## Exercise objective
Counting only lines below that hold "arrangements", give the total alone.
________
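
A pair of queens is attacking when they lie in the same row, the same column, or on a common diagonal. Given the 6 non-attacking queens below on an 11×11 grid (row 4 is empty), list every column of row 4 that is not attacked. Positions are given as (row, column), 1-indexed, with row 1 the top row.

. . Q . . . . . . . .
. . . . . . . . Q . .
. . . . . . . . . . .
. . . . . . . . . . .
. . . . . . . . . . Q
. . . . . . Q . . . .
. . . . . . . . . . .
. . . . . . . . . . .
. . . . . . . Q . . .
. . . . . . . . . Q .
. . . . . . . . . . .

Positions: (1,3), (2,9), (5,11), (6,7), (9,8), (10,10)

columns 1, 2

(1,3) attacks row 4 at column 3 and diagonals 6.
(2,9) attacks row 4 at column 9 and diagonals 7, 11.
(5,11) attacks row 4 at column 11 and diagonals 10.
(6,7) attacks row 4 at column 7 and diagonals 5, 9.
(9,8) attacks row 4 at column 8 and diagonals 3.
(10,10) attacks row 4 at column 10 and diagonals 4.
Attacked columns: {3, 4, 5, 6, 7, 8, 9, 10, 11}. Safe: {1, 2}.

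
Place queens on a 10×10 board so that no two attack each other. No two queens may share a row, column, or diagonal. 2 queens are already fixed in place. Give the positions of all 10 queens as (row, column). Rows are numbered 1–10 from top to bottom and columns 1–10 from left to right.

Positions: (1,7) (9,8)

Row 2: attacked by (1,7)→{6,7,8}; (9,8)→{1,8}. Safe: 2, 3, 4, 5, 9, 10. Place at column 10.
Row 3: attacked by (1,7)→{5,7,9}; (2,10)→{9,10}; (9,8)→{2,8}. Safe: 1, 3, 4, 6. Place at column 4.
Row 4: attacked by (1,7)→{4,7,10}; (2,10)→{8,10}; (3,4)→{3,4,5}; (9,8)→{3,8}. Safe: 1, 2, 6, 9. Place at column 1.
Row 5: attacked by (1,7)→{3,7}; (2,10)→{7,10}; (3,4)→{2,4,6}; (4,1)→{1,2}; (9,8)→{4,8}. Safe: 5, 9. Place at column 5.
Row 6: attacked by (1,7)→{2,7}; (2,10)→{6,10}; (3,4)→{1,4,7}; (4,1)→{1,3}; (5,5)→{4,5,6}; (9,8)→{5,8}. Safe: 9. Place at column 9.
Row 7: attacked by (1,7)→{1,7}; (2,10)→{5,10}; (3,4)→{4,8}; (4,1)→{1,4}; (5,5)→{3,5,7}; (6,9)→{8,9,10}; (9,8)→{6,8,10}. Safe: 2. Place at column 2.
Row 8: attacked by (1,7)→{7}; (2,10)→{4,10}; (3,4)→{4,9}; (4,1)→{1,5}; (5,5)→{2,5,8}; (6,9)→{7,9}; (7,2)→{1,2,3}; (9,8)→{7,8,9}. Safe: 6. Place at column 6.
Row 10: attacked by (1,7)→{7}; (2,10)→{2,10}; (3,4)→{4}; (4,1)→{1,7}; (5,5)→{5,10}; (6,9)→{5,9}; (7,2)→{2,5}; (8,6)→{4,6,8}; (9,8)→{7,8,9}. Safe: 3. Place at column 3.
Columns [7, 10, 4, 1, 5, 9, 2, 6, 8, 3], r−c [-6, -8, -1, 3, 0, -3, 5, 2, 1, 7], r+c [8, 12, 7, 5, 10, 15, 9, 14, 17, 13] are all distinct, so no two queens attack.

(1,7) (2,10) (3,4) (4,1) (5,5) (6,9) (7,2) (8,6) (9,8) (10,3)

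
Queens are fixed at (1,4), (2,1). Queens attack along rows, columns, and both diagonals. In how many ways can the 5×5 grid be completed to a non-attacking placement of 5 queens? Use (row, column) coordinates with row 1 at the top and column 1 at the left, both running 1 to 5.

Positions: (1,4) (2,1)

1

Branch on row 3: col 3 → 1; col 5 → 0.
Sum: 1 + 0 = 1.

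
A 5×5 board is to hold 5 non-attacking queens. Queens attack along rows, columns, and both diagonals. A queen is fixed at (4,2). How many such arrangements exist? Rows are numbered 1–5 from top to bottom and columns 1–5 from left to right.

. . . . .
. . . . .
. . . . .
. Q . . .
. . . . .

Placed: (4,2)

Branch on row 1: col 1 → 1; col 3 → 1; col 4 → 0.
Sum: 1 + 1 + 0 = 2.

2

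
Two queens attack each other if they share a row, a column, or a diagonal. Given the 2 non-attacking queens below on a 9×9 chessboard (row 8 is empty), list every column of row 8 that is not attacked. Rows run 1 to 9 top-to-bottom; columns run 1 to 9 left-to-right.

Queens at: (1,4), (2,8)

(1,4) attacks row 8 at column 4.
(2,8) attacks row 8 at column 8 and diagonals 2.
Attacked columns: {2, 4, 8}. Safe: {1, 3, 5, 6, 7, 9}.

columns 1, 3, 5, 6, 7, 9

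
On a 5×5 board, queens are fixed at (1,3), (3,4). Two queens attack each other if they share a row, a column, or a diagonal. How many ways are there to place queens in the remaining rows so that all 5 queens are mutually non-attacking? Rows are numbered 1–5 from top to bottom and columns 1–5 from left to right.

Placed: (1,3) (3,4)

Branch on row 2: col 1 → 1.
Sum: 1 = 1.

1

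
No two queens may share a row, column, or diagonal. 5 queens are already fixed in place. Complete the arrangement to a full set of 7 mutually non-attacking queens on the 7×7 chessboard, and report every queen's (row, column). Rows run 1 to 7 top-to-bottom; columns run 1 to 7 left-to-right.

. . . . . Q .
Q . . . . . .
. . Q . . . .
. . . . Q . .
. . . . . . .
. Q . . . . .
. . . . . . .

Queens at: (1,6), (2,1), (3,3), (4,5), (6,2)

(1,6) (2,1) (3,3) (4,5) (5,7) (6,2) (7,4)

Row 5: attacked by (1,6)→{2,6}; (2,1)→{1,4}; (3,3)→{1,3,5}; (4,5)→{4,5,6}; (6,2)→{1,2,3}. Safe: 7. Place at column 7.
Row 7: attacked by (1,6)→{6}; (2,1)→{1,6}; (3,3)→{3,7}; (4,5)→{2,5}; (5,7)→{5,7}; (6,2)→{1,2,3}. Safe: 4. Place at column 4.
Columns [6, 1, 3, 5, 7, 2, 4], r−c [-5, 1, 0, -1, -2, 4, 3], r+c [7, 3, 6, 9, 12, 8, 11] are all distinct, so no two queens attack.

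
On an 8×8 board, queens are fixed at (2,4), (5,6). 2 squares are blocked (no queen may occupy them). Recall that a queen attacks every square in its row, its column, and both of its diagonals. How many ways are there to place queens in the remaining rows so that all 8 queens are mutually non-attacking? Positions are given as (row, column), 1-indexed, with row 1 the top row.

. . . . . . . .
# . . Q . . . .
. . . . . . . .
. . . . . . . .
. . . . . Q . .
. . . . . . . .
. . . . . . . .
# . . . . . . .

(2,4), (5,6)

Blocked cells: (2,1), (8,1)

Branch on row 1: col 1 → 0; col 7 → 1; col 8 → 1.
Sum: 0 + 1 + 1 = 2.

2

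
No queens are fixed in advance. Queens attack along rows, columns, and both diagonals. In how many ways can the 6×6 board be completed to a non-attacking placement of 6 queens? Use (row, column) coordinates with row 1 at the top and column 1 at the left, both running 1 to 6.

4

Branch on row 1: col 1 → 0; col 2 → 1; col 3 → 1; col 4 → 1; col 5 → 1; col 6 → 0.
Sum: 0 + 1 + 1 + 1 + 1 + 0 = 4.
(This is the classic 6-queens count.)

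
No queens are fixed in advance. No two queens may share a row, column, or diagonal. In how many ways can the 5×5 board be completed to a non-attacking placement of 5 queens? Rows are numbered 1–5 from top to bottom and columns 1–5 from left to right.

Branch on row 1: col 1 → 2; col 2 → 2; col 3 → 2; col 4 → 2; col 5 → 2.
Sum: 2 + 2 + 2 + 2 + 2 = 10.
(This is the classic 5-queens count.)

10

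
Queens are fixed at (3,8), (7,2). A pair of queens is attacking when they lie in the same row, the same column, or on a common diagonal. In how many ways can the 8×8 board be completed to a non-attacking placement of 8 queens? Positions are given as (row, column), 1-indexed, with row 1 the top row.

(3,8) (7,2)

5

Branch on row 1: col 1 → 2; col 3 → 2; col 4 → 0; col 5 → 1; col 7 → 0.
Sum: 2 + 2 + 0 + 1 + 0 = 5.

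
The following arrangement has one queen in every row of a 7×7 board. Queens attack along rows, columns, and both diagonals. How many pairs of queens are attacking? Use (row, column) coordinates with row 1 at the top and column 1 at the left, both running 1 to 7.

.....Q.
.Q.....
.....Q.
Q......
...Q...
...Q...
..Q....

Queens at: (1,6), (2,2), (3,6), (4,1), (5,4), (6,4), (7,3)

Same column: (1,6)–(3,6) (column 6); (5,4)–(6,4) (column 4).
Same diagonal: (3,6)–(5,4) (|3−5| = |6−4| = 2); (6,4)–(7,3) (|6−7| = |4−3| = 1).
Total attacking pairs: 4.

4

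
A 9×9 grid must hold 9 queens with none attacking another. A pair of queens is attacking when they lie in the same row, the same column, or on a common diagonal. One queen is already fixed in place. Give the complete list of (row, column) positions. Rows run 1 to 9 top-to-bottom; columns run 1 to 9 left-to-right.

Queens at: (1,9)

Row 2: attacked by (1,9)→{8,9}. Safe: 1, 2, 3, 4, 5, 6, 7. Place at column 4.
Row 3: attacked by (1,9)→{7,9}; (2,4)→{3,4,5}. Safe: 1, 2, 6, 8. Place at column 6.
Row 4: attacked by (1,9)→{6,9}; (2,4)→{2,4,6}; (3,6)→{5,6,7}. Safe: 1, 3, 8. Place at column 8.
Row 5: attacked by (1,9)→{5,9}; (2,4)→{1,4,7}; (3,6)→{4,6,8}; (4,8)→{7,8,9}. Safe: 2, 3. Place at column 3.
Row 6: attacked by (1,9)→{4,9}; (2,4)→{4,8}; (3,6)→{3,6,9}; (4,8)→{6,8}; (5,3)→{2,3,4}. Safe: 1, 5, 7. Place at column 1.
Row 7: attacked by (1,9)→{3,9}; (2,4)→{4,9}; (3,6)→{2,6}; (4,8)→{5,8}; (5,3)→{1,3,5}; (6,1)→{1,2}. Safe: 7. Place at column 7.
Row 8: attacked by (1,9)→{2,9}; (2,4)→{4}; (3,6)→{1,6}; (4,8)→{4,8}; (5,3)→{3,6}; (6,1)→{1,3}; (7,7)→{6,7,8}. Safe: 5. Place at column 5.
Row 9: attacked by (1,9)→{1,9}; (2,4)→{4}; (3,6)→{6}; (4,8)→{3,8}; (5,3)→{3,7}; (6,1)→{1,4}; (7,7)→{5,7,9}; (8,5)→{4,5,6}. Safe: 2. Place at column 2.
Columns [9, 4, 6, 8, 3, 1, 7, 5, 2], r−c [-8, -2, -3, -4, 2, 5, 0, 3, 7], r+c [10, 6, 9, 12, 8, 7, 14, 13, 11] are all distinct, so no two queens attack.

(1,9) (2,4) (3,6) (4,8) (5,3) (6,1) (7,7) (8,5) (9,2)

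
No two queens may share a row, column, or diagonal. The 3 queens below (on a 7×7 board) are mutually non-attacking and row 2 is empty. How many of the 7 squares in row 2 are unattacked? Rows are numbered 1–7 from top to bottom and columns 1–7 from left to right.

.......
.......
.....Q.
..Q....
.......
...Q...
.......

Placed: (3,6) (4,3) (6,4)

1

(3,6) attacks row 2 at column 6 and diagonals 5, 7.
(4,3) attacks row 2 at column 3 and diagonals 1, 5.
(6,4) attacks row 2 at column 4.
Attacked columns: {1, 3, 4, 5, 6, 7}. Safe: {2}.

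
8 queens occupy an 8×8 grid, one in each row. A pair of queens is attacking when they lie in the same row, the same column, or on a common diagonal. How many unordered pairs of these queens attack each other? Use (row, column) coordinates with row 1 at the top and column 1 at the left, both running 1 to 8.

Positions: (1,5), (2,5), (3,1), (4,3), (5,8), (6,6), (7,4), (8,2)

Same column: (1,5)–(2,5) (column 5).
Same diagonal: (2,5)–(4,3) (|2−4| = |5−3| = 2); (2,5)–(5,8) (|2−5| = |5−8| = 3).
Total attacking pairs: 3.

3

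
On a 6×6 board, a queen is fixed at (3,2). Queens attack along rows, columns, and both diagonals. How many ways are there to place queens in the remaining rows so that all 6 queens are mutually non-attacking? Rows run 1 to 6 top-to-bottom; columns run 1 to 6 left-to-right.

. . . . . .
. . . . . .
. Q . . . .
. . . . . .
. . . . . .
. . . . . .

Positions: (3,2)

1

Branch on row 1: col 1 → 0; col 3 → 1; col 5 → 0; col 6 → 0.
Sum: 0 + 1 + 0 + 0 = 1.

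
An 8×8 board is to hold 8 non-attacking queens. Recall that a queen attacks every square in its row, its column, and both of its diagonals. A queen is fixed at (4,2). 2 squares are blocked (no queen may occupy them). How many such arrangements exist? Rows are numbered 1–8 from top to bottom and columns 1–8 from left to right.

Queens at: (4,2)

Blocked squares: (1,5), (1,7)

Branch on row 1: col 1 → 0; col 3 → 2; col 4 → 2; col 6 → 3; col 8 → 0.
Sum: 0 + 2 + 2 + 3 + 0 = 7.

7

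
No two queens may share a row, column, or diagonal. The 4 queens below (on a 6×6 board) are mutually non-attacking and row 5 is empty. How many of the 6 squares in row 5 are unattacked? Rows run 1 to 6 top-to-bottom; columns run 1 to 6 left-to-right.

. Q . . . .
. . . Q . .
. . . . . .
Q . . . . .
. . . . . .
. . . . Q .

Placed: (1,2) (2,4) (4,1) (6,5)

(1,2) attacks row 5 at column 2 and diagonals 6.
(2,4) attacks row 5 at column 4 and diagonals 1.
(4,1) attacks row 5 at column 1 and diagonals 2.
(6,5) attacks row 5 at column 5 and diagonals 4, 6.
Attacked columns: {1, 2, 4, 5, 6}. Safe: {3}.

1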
________
## Answer to the exercise
2